___ THE DATA ___

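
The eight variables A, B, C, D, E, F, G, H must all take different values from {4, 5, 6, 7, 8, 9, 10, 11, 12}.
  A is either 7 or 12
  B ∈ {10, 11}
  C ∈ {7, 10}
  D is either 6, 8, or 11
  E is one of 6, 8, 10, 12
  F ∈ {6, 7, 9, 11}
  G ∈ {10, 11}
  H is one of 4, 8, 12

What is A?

The 8 variables draw from only 8 values {4, 6, 7, 8, 9, 10, 11, 12}, so each is used; only H can be 4, hence H = 4.
The 7 still-open variables draw from only 7 values {6, 7, 8, 9, 10, 11, 12}, so each is used; only F can be 9, hence F = 9.
The 2 variables B and G are confined to {10, 11}, which locks those values in; drop them from C, D, E.
C must be 7 (only option left). Eliminate 7 elsewhere: A.
So A = 12.

12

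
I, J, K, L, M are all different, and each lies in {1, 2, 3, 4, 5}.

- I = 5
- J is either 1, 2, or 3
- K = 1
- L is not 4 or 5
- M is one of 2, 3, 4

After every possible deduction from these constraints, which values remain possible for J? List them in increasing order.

2, 3

I has just one choice, so I = 5.
That leaves K = 1. Strike 1 from J, L.
The 3 still-open variables together cover exactly {2, 3, 4} — 3 values for 3 variables — and 4 appears only in M's list, so M = 4.
No further eliminations apply; J can still be any of 2, 3.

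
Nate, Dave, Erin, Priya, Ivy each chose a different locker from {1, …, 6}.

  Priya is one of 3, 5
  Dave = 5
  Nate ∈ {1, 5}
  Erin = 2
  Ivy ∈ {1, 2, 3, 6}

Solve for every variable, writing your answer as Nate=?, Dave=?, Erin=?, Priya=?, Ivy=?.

Dave's domain is down to {5}, so Dave = 5. Eliminate 5 elsewhere: Nate, Priya.
That leaves Erin = 2. Eliminate 2 elsewhere: Ivy.
Priya has just one choice, so Priya = 3. Strike 3 from Ivy.
Nate must be 1 (only option left). Eliminate 1 elsewhere: Ivy.
Ivy must be 6 (only option left).

Nate=1, Dave=5, Erin=2, Priya=3, Ivy=6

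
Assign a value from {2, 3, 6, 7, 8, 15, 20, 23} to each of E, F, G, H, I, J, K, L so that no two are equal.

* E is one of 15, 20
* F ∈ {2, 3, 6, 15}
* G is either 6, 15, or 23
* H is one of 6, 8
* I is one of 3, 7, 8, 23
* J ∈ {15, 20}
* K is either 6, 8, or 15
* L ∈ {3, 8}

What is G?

23

The 8 variables draw from only 8 values {2, 3, 6, 7, 8, 15, 20, 23}, so each is used; only F can be 2, hence F = 2.
Among the 7 still-open variables, 7 fits only I (and all 7 values in {3, 6, 7, 8, 15, 20, 23} must be used), so I = 7.
The 6 still-open variables together cover exactly {3, 6, 8, 15, 20, 23} — 6 values for 6 variables — and 3 appears only in L's list, so L = 3.
The 5 still-open variables together cover exactly {6, 8, 15, 20, 23} — 5 values for 5 variables — and 23 appears only in G's list, so G = 23.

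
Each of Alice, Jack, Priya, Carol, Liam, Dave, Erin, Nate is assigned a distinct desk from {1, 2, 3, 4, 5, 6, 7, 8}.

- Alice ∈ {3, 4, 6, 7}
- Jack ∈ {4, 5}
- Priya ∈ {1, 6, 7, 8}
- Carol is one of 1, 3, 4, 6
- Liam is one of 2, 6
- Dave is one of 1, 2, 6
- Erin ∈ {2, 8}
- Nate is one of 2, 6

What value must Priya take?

7

The 8 variables draw from only 8 values {1, 2, 3, 4, 5, 6, 7, 8}, so each is used; only Jack can be 5, hence Jack = 5.
Liam and Nate between them cover only {2, 6} — a naked pair. Remove those values from Alice, Priya, Carol, Dave, Erin.
Dave must be 1 (only option left). So Priya, Carol can't be 1.
Erin has just one choice, so Erin = 8. Remove 8 from Priya.
So Priya = 7.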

___

- [ACTIVITY]: Word for word, restate the entries from the first line to the line that has "- M is one of 2, 3, 4", both included, and nothing else.

- [RESPONSE TO THE TASK]:
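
The eight variables A, B, C, D, E, F, G, H must all take different values from {4, 5, 6, 7, 8, 9, 10, 11, 12}.
  A is either 7 or 12
  B ∈ {10, 11}
  C ∈ {7, 10}
  D is either 6, 8, or 11
  E is one of 6, 8, 10, 12
  F ∈ {6, 7, 9, 11}
  G ∈ {10, 11}
  H is one of 4, 8, 12

What is A?

The 8 variables draw from only 8 values {4, 6, 7, 8, 9, 10, 11, 12}, so each is used; only H can be 4, hence H = 4.
The 7 still-open variables draw from only 7 values {6, 7, 8, 9, 10, 11, 12}, so each is used; only F can be 9, hence F = 9.
The 2 variables B and G are confined to {10, 11}, which locks those values in; drop them from C, D, E.
C must be 7 (only option left). Eliminate 7 elsewhere: A.
So A = 12.

12

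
I, J, K, L, M are all different, and each lies in {1, 2, 3, 4, 5}.

- I = 5
- J is either 1, 2, or 3
- K = 1
- L is not 4 or 5
- M is one of 2, 3, 4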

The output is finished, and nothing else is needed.